What is required: Below is a listing. Set down exactly the lines from the one containing "A dataflow analysis runs on a directed graph of 8" through the one containing "(c × 1) mod 8; f(⊥)=⊥; f(⊤)=⊤", both ends included, and leave out the rest.

--- --- ---

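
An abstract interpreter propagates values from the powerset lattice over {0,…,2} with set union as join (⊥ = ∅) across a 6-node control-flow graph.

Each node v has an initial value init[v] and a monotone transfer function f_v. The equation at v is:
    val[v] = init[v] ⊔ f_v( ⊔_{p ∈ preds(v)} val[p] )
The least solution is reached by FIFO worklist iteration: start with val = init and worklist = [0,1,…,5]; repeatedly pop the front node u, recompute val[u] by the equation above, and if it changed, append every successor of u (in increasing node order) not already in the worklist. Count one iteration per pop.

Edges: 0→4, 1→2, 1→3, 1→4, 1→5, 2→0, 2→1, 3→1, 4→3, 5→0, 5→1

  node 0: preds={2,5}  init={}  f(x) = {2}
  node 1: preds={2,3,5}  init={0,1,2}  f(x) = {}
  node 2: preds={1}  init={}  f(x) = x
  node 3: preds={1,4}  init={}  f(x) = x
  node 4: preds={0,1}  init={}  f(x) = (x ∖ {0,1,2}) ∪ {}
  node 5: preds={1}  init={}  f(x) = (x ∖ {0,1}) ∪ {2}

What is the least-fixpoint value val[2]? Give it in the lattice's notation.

Iteration log — 8 steps:
  step 1. node 0  ⊔preds={}  new={2}  old={}  +wl: 
  step 2. node 1  ⊔preds={}  new={0,1,2}  stable
  step 3. node 2  ⊔preds={0,1,2}  new={0,1,2}  old={}  +wl: 0,1
  step 4. node 3  ⊔preds={0,1,2}  new={0,1,2}  old={}  +wl: 
  step 5. node 4  ⊔preds={0,1,2}  new={}  stable
  step 6. node 5  ⊔preds={0,1,2}  new={2}  old={}  +wl: 
  step 7. node 0  ⊔preds={0,1,2}  new={2}  stable
  step 8. node 1  ⊔preds={0,1,2}  new={0,1,2}  stable

Least fixpoint reached:
  node 0: {2}
  node 1: {0,1,2}
  node 2: {0,1,2}
  node 3: {0,1,2}
  node 4: {}
  node 5: {2}

{0,1,2}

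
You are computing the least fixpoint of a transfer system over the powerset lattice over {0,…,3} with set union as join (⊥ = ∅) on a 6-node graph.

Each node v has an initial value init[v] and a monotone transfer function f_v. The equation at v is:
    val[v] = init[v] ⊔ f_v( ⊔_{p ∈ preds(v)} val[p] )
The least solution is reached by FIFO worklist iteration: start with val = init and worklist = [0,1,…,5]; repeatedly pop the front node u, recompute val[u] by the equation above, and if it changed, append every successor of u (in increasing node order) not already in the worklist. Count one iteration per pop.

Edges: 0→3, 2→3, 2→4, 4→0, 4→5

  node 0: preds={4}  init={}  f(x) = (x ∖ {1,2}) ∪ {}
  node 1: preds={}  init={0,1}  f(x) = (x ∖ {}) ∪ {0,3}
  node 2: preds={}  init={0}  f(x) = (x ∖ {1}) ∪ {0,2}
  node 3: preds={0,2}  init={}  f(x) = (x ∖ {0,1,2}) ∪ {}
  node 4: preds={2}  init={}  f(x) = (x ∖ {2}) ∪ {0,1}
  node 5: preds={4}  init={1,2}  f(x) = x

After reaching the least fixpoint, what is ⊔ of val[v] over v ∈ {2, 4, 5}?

Worklist (8 pops):
  #1 pop 0: in={} → {} (no change)
  #2 pop 1: in={} → {0,1,3} (was {0,1}); enqueue []
  #3 pop 2: in={} → {0,2} (was {0}); enqueue []
  #4 pop 3: in={0,2} → {} (no change)
  #5 pop 4: in={0,2} → {0,1} (was {}); enqueue [0]
  #6 pop 5: in={0,1} → {0,1,2} (was {1,2}); enqueue []
  #7 pop 0: in={0,1} → {0} (was {}); enqueue [3]
  #8 pop 3: in={0,2} → {} (no change)

Fixpoint:
  val[0] = {0}
  val[1] = {0,1,3}
  val[2] = {0,2}
  val[3] = {}
  val[4] = {0,1}
  val[5] = {0,1,2}

{0,1,2}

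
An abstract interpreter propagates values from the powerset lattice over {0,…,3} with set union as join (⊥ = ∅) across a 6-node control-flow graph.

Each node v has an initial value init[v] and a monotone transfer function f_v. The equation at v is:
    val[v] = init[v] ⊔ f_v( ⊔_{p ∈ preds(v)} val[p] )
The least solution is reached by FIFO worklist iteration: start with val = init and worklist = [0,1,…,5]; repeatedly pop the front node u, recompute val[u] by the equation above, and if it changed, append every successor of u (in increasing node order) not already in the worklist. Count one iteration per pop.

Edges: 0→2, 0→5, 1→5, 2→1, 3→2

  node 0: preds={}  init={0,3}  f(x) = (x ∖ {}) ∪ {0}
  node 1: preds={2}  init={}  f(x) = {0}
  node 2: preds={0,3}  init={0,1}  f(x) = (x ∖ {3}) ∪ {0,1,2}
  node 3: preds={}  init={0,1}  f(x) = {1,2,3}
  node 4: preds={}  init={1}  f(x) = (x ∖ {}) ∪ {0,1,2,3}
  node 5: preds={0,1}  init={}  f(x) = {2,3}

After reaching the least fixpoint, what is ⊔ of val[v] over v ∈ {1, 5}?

Trace (8 dequeues):
  [1] u=0 | in {} | out {0,3} | ==
  [2] u=1 | in {0,1} | out {0} | prev {} | push {}
  [3] u=2 | in {0,1,3} | out {0,1,2} | prev {0,1} | push {1}
  [4] u=3 | in {} | out {0,1,2,3} | prev {0,1} | push {2}
  [5] u=4 | in {} | out {0,1,2,3} | prev {1} | push {}
  [6] u=5 | in {0,3} | out {2,3} | prev {} | push {}
  [7] u=1 | in {0,1,2} | out {0} | ==
  [8] u=2 | in {0,1,2,3} | out {0,1,2} | ==

Converged values:
  [0] {0,3}
  [1] {0}
  [2] {0,1,2}
  [3] {0,1,2,3}
  [4] {0,1,2,3}
  [5] {2,3}

{0,2,3}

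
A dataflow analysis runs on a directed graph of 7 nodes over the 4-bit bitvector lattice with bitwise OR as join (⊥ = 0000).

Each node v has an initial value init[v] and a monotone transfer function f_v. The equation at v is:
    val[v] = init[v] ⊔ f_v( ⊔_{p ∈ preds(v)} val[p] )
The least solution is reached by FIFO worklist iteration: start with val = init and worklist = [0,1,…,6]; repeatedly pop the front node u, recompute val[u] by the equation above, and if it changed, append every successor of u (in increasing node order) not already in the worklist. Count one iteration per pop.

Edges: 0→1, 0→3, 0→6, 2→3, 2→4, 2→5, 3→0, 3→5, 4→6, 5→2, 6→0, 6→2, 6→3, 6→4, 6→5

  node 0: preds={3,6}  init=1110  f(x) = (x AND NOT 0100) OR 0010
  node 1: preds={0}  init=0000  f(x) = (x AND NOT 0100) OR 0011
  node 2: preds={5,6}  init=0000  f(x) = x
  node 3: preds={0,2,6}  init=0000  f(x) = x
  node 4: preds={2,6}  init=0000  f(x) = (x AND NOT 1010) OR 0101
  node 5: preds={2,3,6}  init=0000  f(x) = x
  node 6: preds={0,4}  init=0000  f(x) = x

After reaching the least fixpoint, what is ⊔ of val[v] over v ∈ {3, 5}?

1111

Trace (16 dequeues):
  [1] u=0 | in 0000 | out 1110 | ==
  [2] u=1 | in 1110 | out 1011 | prev 0000 | push {}
  [3] u=2 | in 0000 | out 0000 | ==
  [4] u=3 | in 1110 | out 1110 | prev 0000 | push {0}
  [5] u=4 | in 0000 | out 0101 | prev 0000 | push {}
  [6] u=5 | in 1110 | out 1110 | prev 0000 | push {2}
  [7] u=6 | in 1111 | out 1111 | prev 0000 | push {3,4,5}
  [8] u=0 | in 1111 | out 1111 | prev 1110 | push {1,6}
  [9] u=2 | in 1111 | out 1111 | prev 0000 | push {}
  [10] u=3 | in 1111 | out 1111 | prev 1110 | push {0}
  [11] u=4 | in 1111 | out 0101 | ==
  [12] u=5 | in 1111 | out 1111 | prev 1110 | push {2}
  [13] u=1 | in 1111 | out 1011 | ==
  [14] u=6 | in 1111 | out 1111 | ==
  [15] u=0 | in 1111 | out 1111 | ==
  [16] u=2 | in 1111 | out 1111 | ==

Converged values:
  [0] 1111
  [1] 1011
  [2] 1111
  [3] 1111
  [4] 0101
  [5] 1111
  [6] 1111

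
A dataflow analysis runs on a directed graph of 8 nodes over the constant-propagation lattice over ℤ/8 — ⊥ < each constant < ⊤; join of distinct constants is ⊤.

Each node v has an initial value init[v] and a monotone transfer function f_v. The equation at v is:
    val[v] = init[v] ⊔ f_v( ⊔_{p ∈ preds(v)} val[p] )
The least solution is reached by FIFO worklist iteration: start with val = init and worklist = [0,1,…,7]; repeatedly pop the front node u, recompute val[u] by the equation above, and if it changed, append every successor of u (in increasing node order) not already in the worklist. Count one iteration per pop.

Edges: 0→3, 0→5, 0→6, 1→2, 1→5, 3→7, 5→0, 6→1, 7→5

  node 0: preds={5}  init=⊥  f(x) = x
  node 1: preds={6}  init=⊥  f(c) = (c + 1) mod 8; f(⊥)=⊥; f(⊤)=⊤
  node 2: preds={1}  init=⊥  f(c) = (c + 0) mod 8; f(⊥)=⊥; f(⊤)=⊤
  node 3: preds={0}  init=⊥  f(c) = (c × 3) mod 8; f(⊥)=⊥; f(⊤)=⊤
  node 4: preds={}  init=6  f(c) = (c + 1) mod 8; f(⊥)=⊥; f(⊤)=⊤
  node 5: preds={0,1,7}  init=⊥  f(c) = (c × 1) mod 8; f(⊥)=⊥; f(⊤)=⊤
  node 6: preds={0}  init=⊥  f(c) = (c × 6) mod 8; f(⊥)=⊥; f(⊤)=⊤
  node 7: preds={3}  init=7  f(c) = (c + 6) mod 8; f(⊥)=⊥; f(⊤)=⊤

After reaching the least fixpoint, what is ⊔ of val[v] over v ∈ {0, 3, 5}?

Iteration log — 24 steps:
  step 1. node 0  ⊔preds=⊥  new=⊥  stable
  step 2. node 1  ⊔preds=⊥  new=⊥  stable
  step 3. node 2  ⊔preds=⊥  new=⊥  stable
  step 4. node 3  ⊔preds=⊥  new=⊥  stable
  step 5. node 4  ⊔preds=⊥  new=6  stable
  step 6. node 5  ⊔preds=7  new=7  old=⊥  +wl: 0
  step 7. node 6  ⊔preds=⊥  new=⊥  stable
  step 8. node 7  ⊔preds=⊥  new=7  stable
  step 9. node 0  ⊔preds=7  new=7  old=⊥  +wl: 3,5,6
  step 10. node 3  ⊔preds=7  new=5  old=⊥  +wl: 7
  step 11. node 5  ⊔preds=7  new=7  stable
  step 12. node 6  ⊔preds=7  new=2  old=⊥  +wl: 1
  step 13. node 7  ⊔preds=5  new=⊤  old=7  +wl: 5
  step 14. node 1  ⊔preds=2  new=3  old=⊥  +wl: 2
  step 15. node 5  ⊔preds=⊤  new=⊤  old=7  +wl: 0
  step 16. node 2  ⊔preds=3  new=3  old=⊥  +wl: 
  step 17. node 0  ⊔preds=⊤  new=⊤  old=7  +wl: 3,5,6
  step 18. node 3  ⊔preds=⊤  new=⊤  old=5  +wl: 7
  step 19. node 5  ⊔preds=⊤  new=⊤  stable
  step 20. node 6  ⊔preds=⊤  new=⊤  old=2  +wl: 1
  step 21. node 7  ⊔preds=⊤  new=⊤  stable
  step 22. node 1  ⊔preds=⊤  new=⊤  old=3  +wl: 2,5
  step 23. node 2  ⊔preds=⊤  new=⊤  old=3  +wl: 
  step 24. node 5  ⊔preds=⊤  new=⊤  stable

Least fixpoint reached:
  node 0: ⊤
  node 1: ⊤
  node 2: ⊤
  node 3: ⊤
  node 4: 6
  node 5: ⊤
  node 6: ⊤
  node 7: ⊤

⊤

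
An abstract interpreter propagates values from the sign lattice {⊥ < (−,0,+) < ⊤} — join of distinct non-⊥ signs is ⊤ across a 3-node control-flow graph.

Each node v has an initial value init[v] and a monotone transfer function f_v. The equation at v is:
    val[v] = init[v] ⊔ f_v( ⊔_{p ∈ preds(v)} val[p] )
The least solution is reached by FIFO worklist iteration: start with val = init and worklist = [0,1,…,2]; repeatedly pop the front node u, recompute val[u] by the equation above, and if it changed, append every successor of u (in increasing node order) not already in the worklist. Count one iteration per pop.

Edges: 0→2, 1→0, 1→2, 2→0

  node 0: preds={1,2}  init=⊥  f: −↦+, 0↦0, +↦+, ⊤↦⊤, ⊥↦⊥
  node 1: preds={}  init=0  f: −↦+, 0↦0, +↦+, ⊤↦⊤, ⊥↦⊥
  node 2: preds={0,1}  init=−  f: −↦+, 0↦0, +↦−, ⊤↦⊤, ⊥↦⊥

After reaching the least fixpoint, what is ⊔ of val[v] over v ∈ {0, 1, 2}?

⊤

Iteration log — 4 steps:
  step 1. node 0  ⊔preds=⊤  new=⊤  old=⊥  +wl: 
  step 2. node 1  ⊔preds=⊥  new=0  stable
  step 3. node 2  ⊔preds=⊤  new=⊤  old=−  +wl: 0
  step 4. node 0  ⊔preds=⊤  new=⊤  stable

Least fixpoint reached:
  node 0: ⊤
  node 1: 0
  node 2: ⊤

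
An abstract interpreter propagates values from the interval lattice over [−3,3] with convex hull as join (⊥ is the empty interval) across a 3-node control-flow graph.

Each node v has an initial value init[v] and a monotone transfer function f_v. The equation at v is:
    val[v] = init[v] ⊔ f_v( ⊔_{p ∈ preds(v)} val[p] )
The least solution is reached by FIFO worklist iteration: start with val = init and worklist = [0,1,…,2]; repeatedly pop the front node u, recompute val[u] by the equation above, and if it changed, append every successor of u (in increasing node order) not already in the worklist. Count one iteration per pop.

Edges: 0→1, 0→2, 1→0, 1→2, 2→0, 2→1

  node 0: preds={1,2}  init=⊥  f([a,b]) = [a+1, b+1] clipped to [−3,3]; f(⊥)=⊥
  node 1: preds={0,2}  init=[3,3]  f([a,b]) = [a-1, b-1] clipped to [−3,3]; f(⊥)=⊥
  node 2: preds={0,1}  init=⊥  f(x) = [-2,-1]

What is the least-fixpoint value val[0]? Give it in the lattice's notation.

[-2,3]

Worklist (9 pops):
  #1 pop 0: in=[3,3] → [3,3] (was ⊥); enqueue []
  #2 pop 1: in=[3,3] → [2,3] (was [3,3]); enqueue [0]
  #3 pop 2: in=[2,3] → [-2,-1] (was ⊥); enqueue [1]
  #4 pop 0: in=[-2,3] → [-1,3] (was [3,3]); enqueue [2]
  #5 pop 1: in=[-2,3] → [-3,3] (was [2,3]); enqueue [0]
  #6 pop 2: in=[-3,3] → [-2,-1] (no change)
  #7 pop 0: in=[-3,3] → [-2,3] (was [-1,3]); enqueue [1,2]
  #8 pop 1: in=[-2,3] → [-3,3] (no change)
  #9 pop 2: in=[-3,3] → [-2,-1] (no change)

Fixpoint:
  val[0] = [-2,3]
  val[1] = [-3,3]
  val[2] = [-2,-1]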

--- --- ---

Exercise solution:
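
A dataflow analysis runs on a directed graph of 8 nodes over the constant-propagation lattice over ℤ/8 — ⊥ < each constant < ⊤; join of distinct constants is ⊤.

Each node v has an initial value init[v] and a monotone transfer function f_v. The equation at v is:
    val[v] = init[v] ⊔ f_v( ⊔_{p ∈ preds(v)} val[p] )
The least solution is reached by FIFO worklist iteration: start with val = init and worklist = [0,1,…,7]; repeatedly pop the front node u, recompute val[u] by the equation above, and if it changed, append every successor of u (in increasing node order) not already in the worklist. Count one iteration per pop.

Edges: 0→3, 0→5, 0→6, 1→2, 1→5, 3→7, 5→0, 6→1, 7→5

  node 0: preds={5}  init=⊥  f(x) = x
  node 1: preds={6}  init=⊥  f(c) = (c + 1) mod 8; f(⊥)=⊥; f(⊤)=⊤
  node 2: preds={1}  init=⊥  f(c) = (c + 0) mod 8; f(⊥)=⊥; f(⊤)=⊤
  node 3: preds={0}  init=⊥  f(c) = (c × 3) mod 8; f(⊥)=⊥; f(⊤)=⊤
  node 4: preds={}  init=6  f(c) = (c + 1) mod 8; f(⊥)=⊥; f(⊤)=⊤
  node 5: preds={0,1,7}  init=⊥  f(c) = (c × 1) mod 8; f(⊥)=⊥; f(⊤)=⊤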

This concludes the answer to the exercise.